# [Task directions]
Please repeat all of the records, keeping every word unchanged.
[Opening Exercise materials section]
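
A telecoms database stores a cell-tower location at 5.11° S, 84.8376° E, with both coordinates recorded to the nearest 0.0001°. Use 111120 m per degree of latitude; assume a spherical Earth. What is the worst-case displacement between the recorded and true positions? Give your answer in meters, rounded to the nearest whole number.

Rounding to 4 decimal places leaves each coordinate within ±5e-05° of the true value.
Latitude error → 5e-05 × 111120 = 5.556 m along the meridian.
E–W at 5.11°: 5e-05° × 111120 × cos 5.11° = 5e-05 × 111120 × 0.9960 ≈ 5.53392 m.
Worst case both components are at the extreme and orthogonal: √(5.556² + 5.53392²) ≈ 7.84177 m.

8 meters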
[Closing Exercise materials section]
# [Solution for this task]
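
A telecoms database stores a cell-tower location at 5.11° S, 84.8376° E, with both coordinates recorded to the nearest 0.0001°. Use 111120 m per degree of latitude; assume a spherical Earth. What is the worst-case displacement between the recorded and true positions? Give your answer in meters, rounded to the nearest whole number.

Rounding to 4 decimal places leaves each coordinate within ±5e-05° of the true value.
Latitude error → 5e-05 × 111120 = 5.556 m along the meridian.
E–W at 5.11°: 5e-05° × 111120 × cos 5.11° = 5e-05 × 111120 × 0.9960 ≈ 5.53392 m.
Worst case both components are at the extreme and orthogonal: √(5.556² + 5.53392²) ≈ 7.84177 m.

8 meters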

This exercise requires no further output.